Top of DATA
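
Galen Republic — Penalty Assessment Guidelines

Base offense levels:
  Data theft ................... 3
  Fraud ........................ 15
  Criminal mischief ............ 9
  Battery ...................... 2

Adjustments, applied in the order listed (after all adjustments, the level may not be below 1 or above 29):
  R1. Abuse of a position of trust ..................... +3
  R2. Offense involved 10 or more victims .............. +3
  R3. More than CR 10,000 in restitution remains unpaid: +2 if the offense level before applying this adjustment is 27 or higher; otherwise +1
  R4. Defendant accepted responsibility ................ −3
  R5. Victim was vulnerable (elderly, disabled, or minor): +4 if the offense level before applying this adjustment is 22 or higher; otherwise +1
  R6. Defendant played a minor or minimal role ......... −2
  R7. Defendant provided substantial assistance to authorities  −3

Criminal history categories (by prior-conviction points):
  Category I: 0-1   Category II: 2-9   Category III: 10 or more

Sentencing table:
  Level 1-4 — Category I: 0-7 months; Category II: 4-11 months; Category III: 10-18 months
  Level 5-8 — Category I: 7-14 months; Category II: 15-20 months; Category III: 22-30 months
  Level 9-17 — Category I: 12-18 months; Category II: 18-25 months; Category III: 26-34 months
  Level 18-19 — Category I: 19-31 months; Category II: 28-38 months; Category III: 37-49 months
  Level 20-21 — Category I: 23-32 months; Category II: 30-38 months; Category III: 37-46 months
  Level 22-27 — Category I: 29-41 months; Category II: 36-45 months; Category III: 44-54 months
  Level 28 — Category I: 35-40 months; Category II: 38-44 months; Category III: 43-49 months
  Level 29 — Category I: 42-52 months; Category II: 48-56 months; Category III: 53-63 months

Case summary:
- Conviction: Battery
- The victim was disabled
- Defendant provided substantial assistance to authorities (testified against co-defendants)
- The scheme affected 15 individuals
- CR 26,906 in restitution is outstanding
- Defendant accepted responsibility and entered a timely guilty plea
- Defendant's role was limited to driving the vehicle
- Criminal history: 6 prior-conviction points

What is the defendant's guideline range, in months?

4-11 months

Base offense level for battery: 2.
R1 does not apply.
R2 applies: 2 + 3 = 5.
R3 applies (level before this adjustment is 5 < 27, so +1): 5 + 1 = 6.
R4 applies: 6 − 3 = 3.
R5 applies (level before this adjustment is 3 < 22, so +1): 3 + 1 = 4.
R6 applies: 4 − 2 = 2.
R7 applies: 2 − 3 = -1.
Level -1 is below the minimum of 1; floored at 1.
Final offense level: 1.
Criminal history: 6 prior points → Category II (2-9).
Level 1 falls in the 1-4 band.
Grid: Level 1-4 × Category II = 4-11 months.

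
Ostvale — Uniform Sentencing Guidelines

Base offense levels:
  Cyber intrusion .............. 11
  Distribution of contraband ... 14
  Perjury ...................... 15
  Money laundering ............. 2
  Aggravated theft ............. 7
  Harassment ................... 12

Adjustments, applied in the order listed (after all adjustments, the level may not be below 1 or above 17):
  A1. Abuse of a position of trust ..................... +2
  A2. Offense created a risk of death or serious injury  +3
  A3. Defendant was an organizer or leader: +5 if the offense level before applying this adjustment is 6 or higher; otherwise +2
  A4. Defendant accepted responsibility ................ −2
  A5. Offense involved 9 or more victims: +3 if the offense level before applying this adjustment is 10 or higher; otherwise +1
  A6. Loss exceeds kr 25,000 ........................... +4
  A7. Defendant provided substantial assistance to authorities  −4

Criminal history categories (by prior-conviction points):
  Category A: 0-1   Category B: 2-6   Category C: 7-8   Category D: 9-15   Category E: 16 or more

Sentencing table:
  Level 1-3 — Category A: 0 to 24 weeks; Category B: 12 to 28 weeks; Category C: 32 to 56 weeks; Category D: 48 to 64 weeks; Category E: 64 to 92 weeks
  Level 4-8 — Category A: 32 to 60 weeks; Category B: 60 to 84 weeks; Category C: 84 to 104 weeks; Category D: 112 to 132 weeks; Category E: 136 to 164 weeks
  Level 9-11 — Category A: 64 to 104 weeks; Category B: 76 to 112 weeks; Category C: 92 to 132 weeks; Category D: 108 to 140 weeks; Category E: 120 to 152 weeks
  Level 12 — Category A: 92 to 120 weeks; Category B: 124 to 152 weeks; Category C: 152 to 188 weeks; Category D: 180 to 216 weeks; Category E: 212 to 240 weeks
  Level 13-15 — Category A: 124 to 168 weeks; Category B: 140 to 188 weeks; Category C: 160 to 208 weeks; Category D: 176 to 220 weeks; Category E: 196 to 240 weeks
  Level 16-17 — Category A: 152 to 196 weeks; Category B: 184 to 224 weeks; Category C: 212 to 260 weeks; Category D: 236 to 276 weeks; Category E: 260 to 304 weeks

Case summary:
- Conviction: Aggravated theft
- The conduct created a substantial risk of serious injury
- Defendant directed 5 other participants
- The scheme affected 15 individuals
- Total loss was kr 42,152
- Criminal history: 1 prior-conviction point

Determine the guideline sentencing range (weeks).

152-196 weeks

Base offense level for aggravated theft: 7.
A2 applies: 7 + 3 = 10.
A3 applies (level before this adjustment is 10 ≥ 6, so +5): 10 + 5 = 15.
A5 applies (level before this adjustment is 15 ≥ 10, so +3): 15 + 3 = 18.
A6 applies: 18 + 4 = 22.
Level 22 exceeds the maximum of 17; capped at 17.
Final offense level: 17.
Criminal history: 1 prior point → Category A (0-1).
Level 17 falls in the 16-17 band.
Grid: Level 16-17 × Category A = 152-196 weeks.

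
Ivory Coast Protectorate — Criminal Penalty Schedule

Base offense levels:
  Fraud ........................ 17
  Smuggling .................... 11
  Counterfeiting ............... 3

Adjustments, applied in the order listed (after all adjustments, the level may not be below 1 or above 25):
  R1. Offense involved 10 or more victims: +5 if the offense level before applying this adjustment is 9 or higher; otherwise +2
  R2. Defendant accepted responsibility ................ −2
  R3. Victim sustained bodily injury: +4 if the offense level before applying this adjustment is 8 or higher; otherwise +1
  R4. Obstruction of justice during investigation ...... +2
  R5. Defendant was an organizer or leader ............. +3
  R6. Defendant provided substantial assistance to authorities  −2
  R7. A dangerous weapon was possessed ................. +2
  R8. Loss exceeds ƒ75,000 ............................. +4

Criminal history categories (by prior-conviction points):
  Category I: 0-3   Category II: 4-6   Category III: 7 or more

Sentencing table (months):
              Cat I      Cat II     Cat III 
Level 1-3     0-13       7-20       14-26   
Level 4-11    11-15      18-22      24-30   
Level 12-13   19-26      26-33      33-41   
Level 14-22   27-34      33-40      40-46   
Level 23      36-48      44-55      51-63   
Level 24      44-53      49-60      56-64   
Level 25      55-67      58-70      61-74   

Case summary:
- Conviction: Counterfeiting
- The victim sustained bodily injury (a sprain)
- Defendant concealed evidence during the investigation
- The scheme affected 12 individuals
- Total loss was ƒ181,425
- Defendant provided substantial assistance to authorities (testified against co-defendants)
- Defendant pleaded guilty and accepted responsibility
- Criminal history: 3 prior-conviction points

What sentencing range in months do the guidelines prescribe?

11-15 months

Base offense level for counterfeiting: 3.
R1 applies (level before this adjustment is 3 < 9, so +2): 3 + 2 = 5.
R2 applies: 5 − 2 = 3.
R3 applies (level before this adjustment is 3 < 8, so +1): 3 + 1 = 4.
R4 applies: 4 + 2 = 6.
R5 does not apply.
R6 applies: 6 − 2 = 4.
R8 applies: 4 + 4 = 8.
Final offense level: 8.
Criminal history: 3 prior points → Category I (0-3).
Level 8 falls in the 4-11 band.
Grid: Level 4-11 × Category I = 11-15 months.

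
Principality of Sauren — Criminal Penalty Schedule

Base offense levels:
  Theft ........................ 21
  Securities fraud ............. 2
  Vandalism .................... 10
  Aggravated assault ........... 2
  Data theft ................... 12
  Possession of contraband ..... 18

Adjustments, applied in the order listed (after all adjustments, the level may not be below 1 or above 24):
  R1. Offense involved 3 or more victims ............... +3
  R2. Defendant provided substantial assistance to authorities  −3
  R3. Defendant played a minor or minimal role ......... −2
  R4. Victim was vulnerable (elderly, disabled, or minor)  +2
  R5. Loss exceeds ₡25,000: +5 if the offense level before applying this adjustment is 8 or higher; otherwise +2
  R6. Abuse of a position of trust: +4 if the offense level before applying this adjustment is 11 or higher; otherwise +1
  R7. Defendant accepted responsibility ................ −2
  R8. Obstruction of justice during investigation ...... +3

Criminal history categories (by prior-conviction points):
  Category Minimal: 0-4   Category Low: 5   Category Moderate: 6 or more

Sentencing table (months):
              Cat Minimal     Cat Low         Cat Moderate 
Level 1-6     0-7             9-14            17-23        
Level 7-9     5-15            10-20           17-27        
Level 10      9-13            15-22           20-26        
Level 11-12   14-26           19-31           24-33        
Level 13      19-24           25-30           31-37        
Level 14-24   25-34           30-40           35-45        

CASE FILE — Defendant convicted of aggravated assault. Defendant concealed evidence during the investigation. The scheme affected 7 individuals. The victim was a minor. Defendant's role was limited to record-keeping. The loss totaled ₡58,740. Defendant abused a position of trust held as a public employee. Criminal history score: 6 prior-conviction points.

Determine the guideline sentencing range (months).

24-33 months

Base offense level for aggravated assault: 2.
R1 applies: 2 + 3 = 5.
R2 does not apply.
R3 applies: 5 − 2 = 3.
R4 applies: 3 + 2 = 5.
R5 applies (level before this adjustment is 5 < 8, so +2): 5 + 2 = 7.
R6 applies (level before this adjustment is 7 < 11, so +1): 7 + 1 = 8.
R7 does not apply.
R8 applies: 8 + 3 = 11.
Final offense level: 11.
Criminal history: 6 prior points → Category Moderate (6+).
Level 11 falls in the 11-12 band.
Grid: Level 11-12 × Category Moderate = 24-33 months.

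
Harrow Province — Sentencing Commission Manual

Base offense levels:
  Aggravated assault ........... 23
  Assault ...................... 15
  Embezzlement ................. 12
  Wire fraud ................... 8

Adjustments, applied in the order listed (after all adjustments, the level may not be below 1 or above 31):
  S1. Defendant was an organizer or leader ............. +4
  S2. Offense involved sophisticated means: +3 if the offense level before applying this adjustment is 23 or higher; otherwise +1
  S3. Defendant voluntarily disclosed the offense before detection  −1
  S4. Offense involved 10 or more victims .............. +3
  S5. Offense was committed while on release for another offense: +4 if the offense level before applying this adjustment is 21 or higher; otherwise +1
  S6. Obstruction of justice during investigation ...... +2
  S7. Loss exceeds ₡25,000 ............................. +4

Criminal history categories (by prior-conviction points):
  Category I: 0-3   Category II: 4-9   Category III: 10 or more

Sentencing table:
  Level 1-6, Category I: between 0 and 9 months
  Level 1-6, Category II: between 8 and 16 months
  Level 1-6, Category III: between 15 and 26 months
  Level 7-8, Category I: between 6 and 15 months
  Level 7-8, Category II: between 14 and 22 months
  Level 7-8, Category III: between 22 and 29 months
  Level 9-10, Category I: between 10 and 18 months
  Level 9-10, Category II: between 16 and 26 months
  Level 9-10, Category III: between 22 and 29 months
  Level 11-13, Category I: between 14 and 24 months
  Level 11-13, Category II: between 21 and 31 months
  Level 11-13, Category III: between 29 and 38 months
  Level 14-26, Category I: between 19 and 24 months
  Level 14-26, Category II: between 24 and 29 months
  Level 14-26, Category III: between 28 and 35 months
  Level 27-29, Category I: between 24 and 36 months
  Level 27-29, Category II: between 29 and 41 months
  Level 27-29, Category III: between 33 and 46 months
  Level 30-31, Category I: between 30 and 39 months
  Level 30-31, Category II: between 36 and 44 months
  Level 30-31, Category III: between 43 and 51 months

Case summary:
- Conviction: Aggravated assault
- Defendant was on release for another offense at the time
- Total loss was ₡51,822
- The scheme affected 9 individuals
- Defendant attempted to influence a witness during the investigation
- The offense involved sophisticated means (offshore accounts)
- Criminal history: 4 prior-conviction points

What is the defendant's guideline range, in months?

36-44 months

Base offense level for aggravated assault: 23.
S2 applies (level before this adjustment is 23 ≥ 23, so +3): 23 + 3 = 26.
S3 does not apply.
S5 applies (level before this adjustment is 26 ≥ 21, so +4): 26 + 4 = 30.
S6 applies: 30 + 2 = 32.
S7 applies: 32 + 4 = 36.
Level 36 exceeds the maximum of 31; capped at 31.
Final offense level: 31.
Criminal history: 4 prior points → Category II (4-9).
Level 31 falls in the 30-31 band.
Grid: Level 30-31 × Category II = 36-44 months.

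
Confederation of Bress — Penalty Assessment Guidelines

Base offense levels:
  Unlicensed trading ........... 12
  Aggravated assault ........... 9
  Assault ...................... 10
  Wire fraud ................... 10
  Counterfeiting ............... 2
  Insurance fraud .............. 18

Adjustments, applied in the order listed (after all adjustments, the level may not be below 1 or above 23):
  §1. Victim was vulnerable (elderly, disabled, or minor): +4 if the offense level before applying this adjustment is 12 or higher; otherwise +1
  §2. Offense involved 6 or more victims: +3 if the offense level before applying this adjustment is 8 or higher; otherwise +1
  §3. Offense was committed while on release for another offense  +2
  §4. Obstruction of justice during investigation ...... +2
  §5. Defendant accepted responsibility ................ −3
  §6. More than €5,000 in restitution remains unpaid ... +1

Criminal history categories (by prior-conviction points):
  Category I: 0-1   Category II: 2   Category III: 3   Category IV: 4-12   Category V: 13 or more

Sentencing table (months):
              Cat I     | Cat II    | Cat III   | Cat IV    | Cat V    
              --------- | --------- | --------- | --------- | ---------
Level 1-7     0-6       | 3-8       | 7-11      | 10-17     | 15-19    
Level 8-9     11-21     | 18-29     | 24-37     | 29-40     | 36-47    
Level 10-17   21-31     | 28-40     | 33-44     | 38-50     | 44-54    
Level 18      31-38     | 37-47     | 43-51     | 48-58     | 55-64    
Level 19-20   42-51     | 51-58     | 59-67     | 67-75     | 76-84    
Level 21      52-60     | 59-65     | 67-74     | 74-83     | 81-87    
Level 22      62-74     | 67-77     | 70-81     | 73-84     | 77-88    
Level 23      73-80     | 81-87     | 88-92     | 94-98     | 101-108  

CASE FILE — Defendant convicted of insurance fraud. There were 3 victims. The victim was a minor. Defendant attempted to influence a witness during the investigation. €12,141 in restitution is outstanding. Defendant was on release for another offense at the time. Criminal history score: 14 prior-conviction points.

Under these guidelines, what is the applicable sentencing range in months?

Base offense level for insurance fraud: 18.
§1 applies (level before this adjustment is 18 ≥ 12, so +4): 18 + 4 = 22.
§3 applies: 22 + 2 = 24.
§4 applies: 24 + 2 = 26.
§5 does not apply.
§6 applies: 26 + 1 = 27.
Level 27 exceeds the maximum of 23; capped at 23.
Final offense level: 23.
Criminal history: 14 prior points → Category V (13+).
Level 23 falls in the 23 band.
Grid: Level 23 × Category V = 101-108 months.

101-108 months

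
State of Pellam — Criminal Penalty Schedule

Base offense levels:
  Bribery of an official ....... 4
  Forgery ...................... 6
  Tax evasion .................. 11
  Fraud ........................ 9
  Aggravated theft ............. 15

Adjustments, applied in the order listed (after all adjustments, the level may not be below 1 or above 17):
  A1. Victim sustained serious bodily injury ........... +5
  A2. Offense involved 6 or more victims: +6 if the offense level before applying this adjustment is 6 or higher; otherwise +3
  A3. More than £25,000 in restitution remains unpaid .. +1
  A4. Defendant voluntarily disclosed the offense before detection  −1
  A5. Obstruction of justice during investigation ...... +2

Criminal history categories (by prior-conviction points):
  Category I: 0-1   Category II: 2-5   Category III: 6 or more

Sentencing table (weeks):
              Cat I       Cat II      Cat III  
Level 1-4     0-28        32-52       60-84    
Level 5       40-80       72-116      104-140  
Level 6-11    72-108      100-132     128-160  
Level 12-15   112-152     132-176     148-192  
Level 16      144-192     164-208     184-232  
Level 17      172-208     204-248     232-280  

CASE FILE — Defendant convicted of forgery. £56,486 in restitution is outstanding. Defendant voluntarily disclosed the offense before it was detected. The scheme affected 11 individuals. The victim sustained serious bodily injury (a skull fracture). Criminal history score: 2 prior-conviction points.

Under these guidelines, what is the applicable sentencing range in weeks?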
Bottom of DATA
▶ **TASK ITEM**
From the records above, count how many lines hold the string "injury", then give only that number.

▶ **WRITTEN REPLY**
6